REQUIREMENT:
Count how many lines of the data include "problem". The answer is that number and nothing else.

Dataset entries
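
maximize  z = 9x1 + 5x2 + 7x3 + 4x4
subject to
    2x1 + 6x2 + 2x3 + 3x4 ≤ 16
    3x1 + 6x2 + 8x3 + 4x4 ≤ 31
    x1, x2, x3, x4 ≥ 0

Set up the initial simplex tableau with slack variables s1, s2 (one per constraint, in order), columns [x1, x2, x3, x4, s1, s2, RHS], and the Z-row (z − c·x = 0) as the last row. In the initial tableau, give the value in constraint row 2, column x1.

Constraint 2 has coefficient 3 on x1.

3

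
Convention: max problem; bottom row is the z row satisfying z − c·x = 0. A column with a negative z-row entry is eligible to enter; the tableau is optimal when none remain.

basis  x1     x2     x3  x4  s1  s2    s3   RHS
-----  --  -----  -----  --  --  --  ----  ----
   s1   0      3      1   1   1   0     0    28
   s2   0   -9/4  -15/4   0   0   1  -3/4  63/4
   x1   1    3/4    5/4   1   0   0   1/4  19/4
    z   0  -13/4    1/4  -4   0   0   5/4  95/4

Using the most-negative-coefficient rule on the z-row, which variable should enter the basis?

x4

Negative z-row entries: x2: -13/4, x4: -4.
The most negative is -4 in column x4, so x4 enters.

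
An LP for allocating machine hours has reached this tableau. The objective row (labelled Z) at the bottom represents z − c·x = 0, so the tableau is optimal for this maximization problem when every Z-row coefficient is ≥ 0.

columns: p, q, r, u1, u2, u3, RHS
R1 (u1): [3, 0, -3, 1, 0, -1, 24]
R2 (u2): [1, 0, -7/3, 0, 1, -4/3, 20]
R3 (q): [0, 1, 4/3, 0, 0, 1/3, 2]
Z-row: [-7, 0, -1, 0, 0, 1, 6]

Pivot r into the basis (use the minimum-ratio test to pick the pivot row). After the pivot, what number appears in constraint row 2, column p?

1

Ratio test on column r — row 1: entry -3 ≤ 0; row 2: entry -7/3 ≤ 0; row 3: 2/(4/3) = 3/2. Minimum is 3/2 at row 3 (q leaves); pivot element 4/3.
Divide row 3 by 4/3; eliminate column r from the other rows.
Row 2 update in column p: 1 − (-7/3)·0 = 1.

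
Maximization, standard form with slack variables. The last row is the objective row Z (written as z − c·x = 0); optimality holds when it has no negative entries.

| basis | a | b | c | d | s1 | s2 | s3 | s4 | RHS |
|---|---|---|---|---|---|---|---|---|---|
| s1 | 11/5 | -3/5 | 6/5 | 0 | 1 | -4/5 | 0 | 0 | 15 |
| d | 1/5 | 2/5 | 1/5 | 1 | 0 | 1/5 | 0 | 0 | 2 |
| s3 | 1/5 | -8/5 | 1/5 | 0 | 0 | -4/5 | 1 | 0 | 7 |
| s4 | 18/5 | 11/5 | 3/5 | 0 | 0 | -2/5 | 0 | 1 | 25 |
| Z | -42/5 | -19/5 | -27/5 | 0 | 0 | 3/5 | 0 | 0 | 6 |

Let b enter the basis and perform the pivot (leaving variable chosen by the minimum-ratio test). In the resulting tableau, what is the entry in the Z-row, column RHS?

25

Ratio test on column b — row 1: entry -3/5 ≤ 0; row 2: 2/(2/5) = 5; row 3: entry -8/5 ≤ 0; row 4: 25/(11/5) = 125/11. Minimum is 5 at row 2 (d leaves); pivot element 2/5.
Divide row 2 by 2/5; eliminate column b from the other rows.
Z-row update in column RHS: 6 − (-19/5)·5 = 25.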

ANSWER TO THE EXERCISE:
2